PROBLEM DETAILS:
Please restate word for word only the lines that start at the one containing "In a small example" and continue to the final line of the material.

○ ○ ○ ○ ○

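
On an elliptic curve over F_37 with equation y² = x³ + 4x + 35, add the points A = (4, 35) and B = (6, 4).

(4, 35) + (6, 4). λ = (4 - 35)/(6 - 4) ≡ 6/2 mod 37. 2⁻¹ ≡ 19 (mod 37) since 2·19 = 38 ≡ 1, so λ ≡ 3.
  x = λ² - 4 - 6 = 9 - 10 ≡ 36; y = λ·(4 - 36) - 35 ≡ 17. → (36, 17)

(36, 17)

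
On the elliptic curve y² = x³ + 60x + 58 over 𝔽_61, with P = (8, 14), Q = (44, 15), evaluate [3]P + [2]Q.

First 3P:
Repeated addition: build up to 3P.
2P: tangent at (8, 14): λ = (3·8² + 60)/(2·14) ≡ 8/28. 28⁻¹ ≡ 24 (mod 61), so λ ≡ 8·24 ≡ 9.
  x = λ² - 8 - 8 = 81 - 16 ≡ 4; y = λ·(8 - 4) - 14 ≡ 22. → (4, 22)
3P: (4, 22) + (8, 14). λ = (14 - 22)/(8 - 4) ≡ 53/4 mod 61. 4⁻¹ ≡ 46 (mod 61) since 4·46 = 184 ≡ 1, so λ ≡ 59.
  x = λ² - 4 - 8 = 3481 - 12 ≡ 53; y = λ·(4 - 53) - 22 ≡ 15. → (53, 15)
3P = (53, 15).
Next 2Q:
Repeated addition: build up to 2Q.
2Q: tangent at (44, 15): λ = (3·44² + 60)/(2·15) ≡ 12/30. 30⁻¹ ≡ 59 (mod 61), so λ ≡ 12·59 ≡ 37.
  x = λ² - 44 - 44 = 1369 - 88 ≡ 0; y = λ·(44 - 0) - 15 ≡ 27. → (0, 27)
2Q = (0, 27).
Finally 3P + 2Q:
(53, 15) + (0, 27). λ = (27 - 15)/(0 - 53) ≡ 12/8 mod 61. 8⁻¹ ≡ 23 (mod 61) since 8·23 = 184 ≡ 1, so λ ≡ 32.
  x = λ² - 53 - 0 = 1024 - 53 ≡ 56; y = λ·(53 - 56) - 15 ≡ 11. → (56, 11)

(56, 11)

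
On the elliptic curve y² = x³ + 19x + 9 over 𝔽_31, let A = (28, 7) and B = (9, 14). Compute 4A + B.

First 4A:
Repeated addition: build up to 4A.
2A: tangent at (28, 7): λ = (3·28² + 19)/(2·7) ≡ 15/14. 14⁻¹ ≡ 20 (mod 31), so λ ≡ 15·20 ≡ 21.
  x = λ² - 28 - 28 = 441 - 56 ≡ 13; y = λ·(28 - 13) - 7 ≡ 29. → (13, 29)
3A: (13, 29) + (28, 7). λ = (7 - 29)/(28 - 13) ≡ 9/15 mod 31. 15⁻¹ ≡ 29 (mod 31), so λ ≡ 13.
  x = λ² - 13 - 28 = 169 - 41 ≡ 4; y = λ·(13 - 4) - 29 ≡ 26. → (4, 26)
4A: (4, 26) + (28, 7). λ = (7 - 26)/(28 - 4) ≡ 12/24 mod 31. 24⁻¹ ≡ 22 (mod 31), so λ ≡ 16.
  x = λ² - 4 - 28 = 256 - 32 ≡ 7; y = λ·(4 - 7) - 26 ≡ 19. → (7, 19)
4A = (7, 19).
Finally 4A + B:
(7, 19) + (9, 14). λ = (14 - 19)/(9 - 7) ≡ 26/2 mod 31. 2⁻¹ ≡ 16 (mod 31), so λ ≡ 13.
  x = λ² - 7 - 9 = 169 - 16 ≡ 29; y = λ·(7 - 29) - 19 ≡ 5. → (29, 5)

(29, 5)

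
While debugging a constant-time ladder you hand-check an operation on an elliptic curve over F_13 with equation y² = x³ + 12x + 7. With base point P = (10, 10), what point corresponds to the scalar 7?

(2, 0)

Repeated addition: build up to 7P.
2P: tangent at (10, 10): λ = (3·10² + 12)/(2·10) ≡ 0/7. 7⁻¹ ≡ 2 (mod 13) since 7·2 = 14 ≡ 1, so λ ≡ 0·2 ≡ 0.
  x = λ² - 10 - 10 = 0 - 20 ≡ 6; y = λ·(10 - 6) - 10 ≡ 3. → (6, 3)
3P: (6, 3) + (10, 10). λ = (10 - 3)/(10 - 6) ≡ 7/4 mod 13. 4⁻¹ ≡ 10 (mod 13), so λ ≡ 5.
  x = λ² - 6 - 10 = 25 - 16 ≡ 9; y = λ·(6 - 9) - 3 ≡ 8. → (9, 8)
4P: (9, 8) + (10, 10). λ = (10 - 8)/(10 - 9) ≡ 2/1 mod 13. 1⁻¹ ≡ 1 (mod 13) since 1·1 = 1 ≡ 1, so λ ≡ 2.
  x = λ² - 9 - 10 = 4 - 19 ≡ 11; y = λ·(9 - 11) - 8 ≡ 1. → (11, 1)
5P: (11, 1) + (10, 10). λ = (10 - 1)/(10 - 11) ≡ 9/12 mod 13. 12⁻¹ ≡ 12 (mod 13), so λ ≡ 4.
  x = λ² - 11 - 10 = 16 - 21 ≡ 8; y = λ·(11 - 8) - 1 ≡ 11. → (8, 11)
6P: (8, 11) + (10, 10). λ = (10 - 11)/(10 - 8) ≡ 12/2 mod 13. 2⁻¹ ≡ 7 (mod 13), so λ ≡ 6.
  x = λ² - 8 - 10 = 36 - 18 ≡ 5; y = λ·(8 - 5) - 11 ≡ 7. → (5, 7)
7P: (5, 7) + (10, 10). λ = (10 - 7)/(10 - 5) ≡ 3/5 mod 13. 5⁻¹ ≡ 8 (mod 13) since 5·8 = 40 ≡ 1, so λ ≡ 11.
  x = λ² - 5 - 10 = 121 - 15 ≡ 2; y = λ·(5 - 2) - 7 ≡ 0. → (2, 0)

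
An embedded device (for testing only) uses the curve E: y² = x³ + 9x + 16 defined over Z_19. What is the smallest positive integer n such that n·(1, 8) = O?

2P: tangent at (1, 8): λ = (3·1² + 9)/(2·8) ≡ 12/16. 16⁻¹ ≡ 6 (mod 19), so λ ≡ 12·6 ≡ 15.
  x = λ² - 1 - 1 = 225 - 2 ≡ 14; y = λ·(1 - 14) - 8 ≡ 6. → (14, 6)
3P: (14, 6) + (1, 8). λ = (8 - 6)/(1 - 14) ≡ 2/6 mod 19. 6⁻¹ ≡ 16 (mod 19), so λ ≡ 13.
  x = λ² - 14 - 1 = 169 - 15 ≡ 2; y = λ·(14 - 2) - 6 ≡ 17. → (2, 17)
4P: (2, 17) + (1, 8). λ = (8 - 17)/(1 - 2) ≡ 10/18 mod 19. 18⁻¹ ≡ 18 (mod 19) since 18·18 = 324 ≡ 1, so λ ≡ 9.
  x = λ² - 2 - 1 = 81 - 3 ≡ 2; y = λ·(2 - 2) - 17 ≡ 2. → (2, 2)
5P: (2, 2) + (1, 8). λ = (8 - 2)/(1 - 2) ≡ 6/18 mod 19. 18⁻¹ ≡ 18 (mod 19) since 18·18 = 324 ≡ 1, so λ ≡ 13.
  x = λ² - 2 - 1 = 169 - 3 ≡ 14; y = λ·(2 - 14) - 2 ≡ 13. → (14, 13)
6P: (14, 13) + (1, 8). λ = (8 - 13)/(1 - 14) ≡ 14/6 mod 19. 6⁻¹ ≡ 16 (mod 19), so λ ≡ 15.
  x = λ² - 14 - 1 = 225 - 15 ≡ 1; y = λ·(14 - 1) - 13 ≡ 11. → (1, 11)
7P: (1, 11) + (1, 8): same x and y₁ ≡ -y₂, so the sum is O.
7P = O, so the order is 7.

7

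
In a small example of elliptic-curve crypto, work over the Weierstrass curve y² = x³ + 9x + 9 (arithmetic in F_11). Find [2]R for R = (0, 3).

tangent at (0, 3): λ = (3·0² + 9)/(2·3) ≡ 9/6. 6⁻¹ ≡ 2 (mod 11), so λ ≡ 9·2 ≡ 7.
  x = λ² - 0 - 0 = 49 - 0 ≡ 5; y = λ·(0 - 5) - 3 ≡ 6. → (5, 6)

(5, 6)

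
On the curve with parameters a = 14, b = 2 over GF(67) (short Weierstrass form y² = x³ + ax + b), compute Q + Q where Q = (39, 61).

tangent at (39, 61): λ = (3·39² + 14)/(2·61) ≡ 21/55. 55⁻¹ ≡ 39 (mod 67) since 55·39 = 2145 ≡ 1, so λ ≡ 21·39 ≡ 15.
  x = λ² - 39 - 39 = 225 - 78 ≡ 13; y = λ·(39 - 13) - 61 ≡ 61. → (13, 61)

(13, 61)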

○ ○ ○ ○ ○

RESPONSE BOX:
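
In a small example of elliptic-curve crypto, work over the Weierstrass curve y² = x³ + 9x + 9 (arithmetic in F_11). Find [2]R for R = (0, 3).

tangent at (0, 3): λ = (3·0² + 9)/(2·3) ≡ 9/6. 6⁻¹ ≡ 2 (mod 11), so λ ≡ 9·2 ≡ 7.
  x = λ² - 0 - 0 = 49 - 0 ≡ 5; y = λ·(0 - 5) - 3 ≡ 6. → (5, 6)

(5, 6)

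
On the curve with parameters a = 14, b = 2 over GF(67) (short Weierstrass form y² = x³ + ax + b), compute Q + Q where Q = (39, 61).

tangent at (39, 61): λ = (3·39² + 14)/(2·61) ≡ 21/55. 55⁻¹ ≡ 39 (mod 67) since 55·39 = 2145 ≡ 1, so λ ≡ 21·39 ≡ 15.
  x = λ² - 39 - 39 = 225 - 78 ≡ 13; y = λ·(39 - 13) - 61 ≡ 61. → (13, 61)

(13, 61)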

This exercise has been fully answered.